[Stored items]
....
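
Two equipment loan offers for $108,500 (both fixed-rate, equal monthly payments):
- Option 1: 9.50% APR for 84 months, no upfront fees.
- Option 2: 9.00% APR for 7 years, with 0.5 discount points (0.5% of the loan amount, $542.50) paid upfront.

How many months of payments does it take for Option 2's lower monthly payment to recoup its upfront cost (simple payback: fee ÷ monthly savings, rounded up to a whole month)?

Option 1: monthly rate = 9.5%/12 = 0.0079167; payment = 108,500 × 0.0079167 / (1 − (1+0.0079167)^−84) = $1,773.32.
Option 2: monthly rate = 9%/12 = 0.0075000; payment = 108,500 × 0.0075000 / (1 − (1+0.0075000)^−84) = $1,745.66.
Monthly savings = $1,773.32 − $1,745.66 = $27.66.
Break-even = $542.50 / $27.66 = 19.61 → 20 months.

20 months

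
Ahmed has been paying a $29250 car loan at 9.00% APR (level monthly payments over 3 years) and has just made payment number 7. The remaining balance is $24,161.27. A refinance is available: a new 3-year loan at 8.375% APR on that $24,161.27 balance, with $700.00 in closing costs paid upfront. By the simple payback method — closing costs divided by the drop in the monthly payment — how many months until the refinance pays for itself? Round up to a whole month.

Current payment = 29,250 × 9%/12 / (1 − (1+0.0075000)^−36) = $930.14.
Refinanced payment = 24,161.27 × 0.0069792 / (1 − (1+0.0069792)^−36) = $761.31.
Monthly savings = $930.14 − $761.31 = $168.83.
Break-even = $700.00 / $168.83 = 4.15 → 5 months.

5 months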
....
All of the entries above need to be reproduced exactly.

• _Exercise solution_
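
Two equipment loan offers for $108,500 (both fixed-rate, equal monthly payments):
- Option 1: 9.50% APR for 84 months, no upfront fees.
- Option 2: 9.00% APR for 7 years, with 0.5 discount points (0.5% of the loan amount, $542.50) paid upfront.

How many months of payments does it take for Option 2's lower monthly payment to recoup its upfront cost (simple payback: fee ÷ monthly savings, rounded up to a whole month)?

Option 1: monthly rate = 9.5%/12 = 0.0079167; payment = 108,500 × 0.0079167 / (1 − (1+0.0079167)^−84) = $1,773.32.
Option 2: monthly rate = 9%/12 = 0.0075000; payment = 108,500 × 0.0075000 / (1 − (1+0.0075000)^−84) = $1,745.66.
Monthly savings = $1,773.32 − $1,745.66 = $27.66.
Break-even = $542.50 / $27.66 = 19.61 → 20 months.

20 months

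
Ahmed has been paying a $29250 car loan at 9.00% APR (level monthly payments over 3 years) and has just made payment number 7. The remaining balance is $24,161.27. A refinance is available: a new 3-year loan at 8.375% APR on that $24,161.27 balance, with $700.00 in closing costs paid upfront. By the simple payback method — closing costs divided by the drop in the monthly payment — how many months until the refinance pays for itself? Round up to a whole month.

Current payment = 29,250 × 9%/12 / (1 − (1+0.0075000)^−36) = $930.14.
Refinanced payment = 24,161.27 × 0.0069792 / (1 − (1+0.0069792)^−36) = $761.31.
Monthly savings = $930.14 − $761.31 = $168.83.
Break-even = $700.00 / $168.83 = 4.15 → 5 months.

5 months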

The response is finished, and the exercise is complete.